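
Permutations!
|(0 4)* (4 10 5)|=4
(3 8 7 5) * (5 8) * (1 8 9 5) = (1 8 7 9 5 3) = [0, 8, 2, 1, 4, 3, 6, 9, 7, 5]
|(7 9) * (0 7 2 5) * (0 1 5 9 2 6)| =|(0 7 2 9 6)(1 5)| =10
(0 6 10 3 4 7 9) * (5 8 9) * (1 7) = (0 6 10 3 4 1 7 5 8 9) = [6, 7, 2, 4, 1, 8, 10, 5, 9, 0, 3]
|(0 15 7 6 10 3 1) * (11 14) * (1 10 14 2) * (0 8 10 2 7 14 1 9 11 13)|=|(0 15 14 13)(1 8 10 3 2 9 11 7 6)|=36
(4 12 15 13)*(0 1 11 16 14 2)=[1, 11, 0, 3, 12, 5, 6, 7, 8, 9, 10, 16, 15, 4, 2, 13, 14]=(0 1 11 16 14 2)(4 12 15 13)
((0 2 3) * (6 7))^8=(7)(0 3 2)=[3, 1, 0, 2, 4, 5, 6, 7]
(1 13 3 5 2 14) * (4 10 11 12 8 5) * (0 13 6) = [13, 6, 14, 4, 10, 2, 0, 7, 5, 9, 11, 12, 8, 3, 1] = (0 13 3 4 10 11 12 8 5 2 14 1 6)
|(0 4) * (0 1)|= 3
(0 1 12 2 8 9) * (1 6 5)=(0 6 5 1 12 2 8 9)=[6, 12, 8, 3, 4, 1, 5, 7, 9, 0, 10, 11, 2]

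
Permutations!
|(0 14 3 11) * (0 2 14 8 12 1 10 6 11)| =|(0 8 12 1 10 6 11 2 14 3)| =10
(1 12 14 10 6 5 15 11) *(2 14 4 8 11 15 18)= (1 12 4 8 11)(2 14 10 6 5 18)= [0, 12, 14, 3, 8, 18, 5, 7, 11, 9, 6, 1, 4, 13, 10, 15, 16, 17, 2]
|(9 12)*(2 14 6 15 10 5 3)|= 14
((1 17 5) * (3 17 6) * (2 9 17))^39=(1 9 6 17 3 5 2)=[0, 9, 1, 5, 4, 2, 17, 7, 8, 6, 10, 11, 12, 13, 14, 15, 16, 3]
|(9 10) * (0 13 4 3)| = 4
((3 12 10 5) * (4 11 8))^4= [0, 1, 2, 3, 11, 5, 6, 7, 4, 9, 10, 8, 12]= (12)(4 11 8)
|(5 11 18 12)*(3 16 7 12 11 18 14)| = 8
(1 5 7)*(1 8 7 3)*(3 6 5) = [0, 3, 2, 1, 4, 6, 5, 8, 7] = (1 3)(5 6)(7 8)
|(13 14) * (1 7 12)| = 6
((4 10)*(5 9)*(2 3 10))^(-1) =(2 4 10 3)(5 9) =[0, 1, 4, 2, 10, 9, 6, 7, 8, 5, 3]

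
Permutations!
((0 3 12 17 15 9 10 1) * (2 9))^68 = [2, 15, 3, 9, 4, 5, 6, 7, 8, 12, 17, 11, 10, 13, 14, 0, 16, 1] = (0 2 3 9 12 10 17 1 15)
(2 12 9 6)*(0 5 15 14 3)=(0 5 15 14 3)(2 12 9 6)=[5, 1, 12, 0, 4, 15, 2, 7, 8, 6, 10, 11, 9, 13, 3, 14]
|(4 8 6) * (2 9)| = |(2 9)(4 8 6)| = 6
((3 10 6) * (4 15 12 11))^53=(3 6 10)(4 15 12 11)=[0, 1, 2, 6, 15, 5, 10, 7, 8, 9, 3, 4, 11, 13, 14, 12]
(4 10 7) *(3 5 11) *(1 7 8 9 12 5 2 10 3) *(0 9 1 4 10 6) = [9, 7, 6, 2, 3, 11, 0, 10, 1, 12, 8, 4, 5] = (0 9 12 5 11 4 3 2 6)(1 7 10 8)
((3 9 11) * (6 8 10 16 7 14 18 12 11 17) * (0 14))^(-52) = (18) = [0, 1, 2, 3, 4, 5, 6, 7, 8, 9, 10, 11, 12, 13, 14, 15, 16, 17, 18]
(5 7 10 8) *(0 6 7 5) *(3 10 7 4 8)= [6, 1, 2, 10, 8, 5, 4, 7, 0, 9, 3]= (0 6 4 8)(3 10)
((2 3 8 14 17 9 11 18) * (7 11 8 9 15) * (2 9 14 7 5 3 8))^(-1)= (2 9 18 11 7 8)(3 5 15 17 14)= [0, 1, 9, 5, 4, 15, 6, 8, 2, 18, 10, 7, 12, 13, 3, 17, 16, 14, 11]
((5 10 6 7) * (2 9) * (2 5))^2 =[0, 1, 5, 3, 4, 6, 2, 9, 8, 10, 7] =(2 5 6)(7 9 10)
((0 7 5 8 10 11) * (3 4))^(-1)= (0 11 10 8 5 7)(3 4)= [11, 1, 2, 4, 3, 7, 6, 0, 5, 9, 8, 10]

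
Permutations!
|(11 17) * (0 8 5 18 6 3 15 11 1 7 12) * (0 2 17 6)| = |(0 8 5 18)(1 7 12 2 17)(3 15 11 6)| = 20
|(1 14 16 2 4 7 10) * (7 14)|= 12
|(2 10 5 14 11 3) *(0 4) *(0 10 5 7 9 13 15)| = |(0 4 10 7 9 13 15)(2 5 14 11 3)| = 35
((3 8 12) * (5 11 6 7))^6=(12)(5 6)(7 11)=[0, 1, 2, 3, 4, 6, 5, 11, 8, 9, 10, 7, 12]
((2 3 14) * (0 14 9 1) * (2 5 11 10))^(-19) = [1, 9, 10, 2, 4, 14, 6, 7, 8, 3, 11, 5, 12, 13, 0] = (0 1 9 3 2 10 11 5 14)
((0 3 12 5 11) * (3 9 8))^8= [9, 1, 2, 12, 4, 11, 6, 7, 3, 8, 10, 0, 5]= (0 9 8 3 12 5 11)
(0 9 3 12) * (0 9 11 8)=[11, 1, 2, 12, 4, 5, 6, 7, 0, 3, 10, 8, 9]=(0 11 8)(3 12 9)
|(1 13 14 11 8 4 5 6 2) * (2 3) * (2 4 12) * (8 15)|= |(1 13 14 11 15 8 12 2)(3 4 5 6)|= 8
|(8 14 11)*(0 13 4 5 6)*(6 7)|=6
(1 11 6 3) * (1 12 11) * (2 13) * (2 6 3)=(2 13 6)(3 12 11)=[0, 1, 13, 12, 4, 5, 2, 7, 8, 9, 10, 3, 11, 6]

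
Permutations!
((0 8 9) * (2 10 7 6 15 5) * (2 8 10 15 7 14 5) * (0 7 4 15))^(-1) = (0 2 15 4 6 7 9 8 5 14 10) = [2, 1, 15, 3, 6, 14, 7, 9, 5, 8, 0, 11, 12, 13, 10, 4]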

* _Required action_
Please retype the data above exactly, including every line.

* _Response_
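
Permutations!
|(0 4)* (4 10 5)|=4
(3 8 7 5) * (5 8) * (1 8 9 5) = (1 8 7 9 5 3) = [0, 8, 2, 1, 4, 3, 6, 9, 7, 5]
|(7 9) * (0 7 2 5) * (0 1 5 9 2 6)| =|(0 7 2 9 6)(1 5)| =10
(0 6 10 3 4 7 9) * (5 8 9) * (1 7) = (0 6 10 3 4 1 7 5 8 9) = [6, 7, 2, 4, 1, 8, 10, 5, 9, 0, 3]
|(0 15 7 6 10 3 1) * (11 14) * (1 10 14 2) * (0 8 10 2 7 14 1 9 11 13)|=|(0 15 14 13)(1 8 10 3 2 9 11 7 6)|=36
(4 12 15 13)*(0 1 11 16 14 2)=[1, 11, 0, 3, 12, 5, 6, 7, 8, 9, 10, 16, 15, 4, 2, 13, 14]=(0 1 11 16 14 2)(4 12 15 13)
((0 2 3) * (6 7))^8=(7)(0 3 2)=[3, 1, 0, 2, 4, 5, 6, 7]
(1 13 3 5 2 14) * (4 10 11 12 8 5) * (0 13 6) = [13, 6, 14, 4, 10, 2, 0, 7, 5, 9, 11, 12, 8, 3, 1] = (0 13 3 4 10 11 12 8 5 2 14 1 6)
|(0 4) * (0 1)|= 3
(0 1 12 2 8 9) * (1 6 5)=(0 6 5 1 12 2 8 9)=[6, 12, 8, 3, 4, 1, 5, 7, 9, 0, 10, 11, 2]

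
Permutations!
|(0 14 3 11) * (0 2 14 8 12 1 10 6 11)| =|(0 8 12 1 10 6 11 2 14 3)| =10
(1 12 14 10 6 5 15 11) *(2 14 4 8 11 15 18)= (1 12 4 8 11)(2 14 10 6 5 18)= [0, 12, 14, 3, 8, 18, 5, 7, 11, 9, 6, 1, 4, 13, 10, 15, 16, 17, 2]
|(9 12)*(2 14 6 15 10 5 3)|= 14
((1 17 5) * (3 17 6) * (2 9 17))^39=(1 9 6 17 3 5 2)=[0, 9, 1, 5, 4, 2, 17, 7, 8, 6, 10, 11, 12, 13, 14, 15, 16, 3]
|(9 10) * (0 13 4 3)| = 4
((3 12 10 5) * (4 11 8))^4= [0, 1, 2, 3, 11, 5, 6, 7, 4, 9, 10, 8, 12]= (12)(4 11 8)
|(5 11 18 12)*(3 16 7 12 11 18 14)| = 8
(1 5 7)*(1 8 7 3)*(3 6 5) = [0, 3, 2, 1, 4, 6, 5, 8, 7] = (1 3)(5 6)(7 8)
|(13 14) * (1 7 12)| = 6
((4 10)*(5 9)*(2 3 10))^(-1) =(2 4 10 3)(5 9) =[0, 1, 4, 2, 10, 9, 6, 7, 8, 5, 3]

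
Permutations!
((0 3 12 17 15 9 10 1) * (2 9))^68 = [2, 15, 3, 9, 4, 5, 6, 7, 8, 12, 17, 11, 10, 13, 14, 0, 16, 1] = (0 2 3 9 12 10 17 1 15)
(2 12 9 6)*(0 5 15 14 3)=(0 5 15 14 3)(2 12 9 6)=[5, 1, 12, 0, 4, 15, 2, 7, 8, 6, 10, 11, 9, 13, 3, 14]
|(4 8 6) * (2 9)| = |(2 9)(4 8 6)| = 6
((3 10 6) * (4 15 12 11))^53=(3 6 10)(4 15 12 11)=[0, 1, 2, 6, 15, 5, 10, 7, 8, 9, 3, 4, 11, 13, 14, 12]
(4 10 7) *(3 5 11) *(1 7 8 9 12 5 2 10 3) *(0 9 1 4 10 6) = [9, 7, 6, 2, 3, 11, 0, 10, 1, 12, 8, 4, 5] = (0 9 12 5 11 4 3 2 6)(1 7 10 8)
((3 9 11) * (6 8 10 16 7 14 18 12 11 17) * (0 14))^(-52) = (18) = [0, 1, 2, 3, 4, 5, 6, 7, 8, 9, 10, 11, 12, 13, 14, 15, 16, 17, 18]
(5 7 10 8) *(0 6 7 5) *(3 10 7 4 8)= [6, 1, 2, 10, 8, 5, 4, 7, 0, 9, 3]= (0 6 4 8)(3 10)
((2 3 8 14 17 9 11 18) * (7 11 8 9 15) * (2 9 14 7 5 3 8))^(-1)= (2 9 18 11 7 8)(3 5 15 17 14)= [0, 1, 9, 5, 4, 15, 6, 8, 2, 18, 10, 7, 12, 13, 3, 17, 16, 14, 11]
((5 10 6 7) * (2 9) * (2 5))^2 =[0, 1, 5, 3, 4, 6, 2, 9, 8, 10, 7] =(2 5 6)(7 9 10)
((0 7 5 8 10 11) * (3 4))^(-1)= (0 11 10 8 5 7)(3 4)= [11, 1, 2, 4, 3, 7, 6, 0, 5, 9, 8, 10]

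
Permutations!
|(11 17) * (0 8 5 18 6 3 15 11 1 7 12) * (0 2 17 6)| = |(0 8 5 18)(1 7 12 2 17)(3 15 11 6)| = 20
|(1 14 16 2 4 7 10) * (7 14)|= 12
|(2 10 5 14 11 3) *(0 4) *(0 10 5 7 9 13 15)| = |(0 4 10 7 9 13 15)(2 5 14 11 3)| = 35
((3 8 12) * (5 11 6 7))^6=(12)(5 6)(7 11)=[0, 1, 2, 3, 4, 6, 5, 11, 8, 9, 10, 7, 12]
((2 3 14) * (0 14 9 1) * (2 5 11 10))^(-19) = [1, 9, 10, 2, 4, 14, 6, 7, 8, 3, 11, 5, 12, 13, 0] = (0 1 9 3 2 10 11 5 14)
((0 3 12 5 11) * (3 9 8))^8= [9, 1, 2, 12, 4, 11, 6, 7, 3, 8, 10, 0, 5]= (0 9 8 3 12 5 11)
(0 9 3 12) * (0 9 11 8)=[11, 1, 2, 12, 4, 5, 6, 7, 0, 3, 10, 8, 9]=(0 11 8)(3 12 9)
|(1 13 14 11 8 4 5 6 2) * (2 3) * (2 4 12) * (8 15)|= |(1 13 14 11 15 8 12 2)(3 4 5 6)|= 8
|(8 14 11)*(0 13 4 5 6)*(6 7)|=6
(1 11 6 3) * (1 12 11) * (2 13) * (2 6 3)=(2 13 6)(3 12 11)=[0, 1, 13, 12, 4, 5, 2, 7, 8, 9, 10, 3, 11, 6]

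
Permutations!
((0 8 9) * (2 10 7 6 15 5) * (2 8 10 15 7 14 5) * (0 7 4 15))^(-1) = (0 2 15 4 6 7 9 8 5 14 10) = [2, 1, 15, 3, 6, 14, 7, 9, 5, 8, 0, 11, 12, 13, 10, 4]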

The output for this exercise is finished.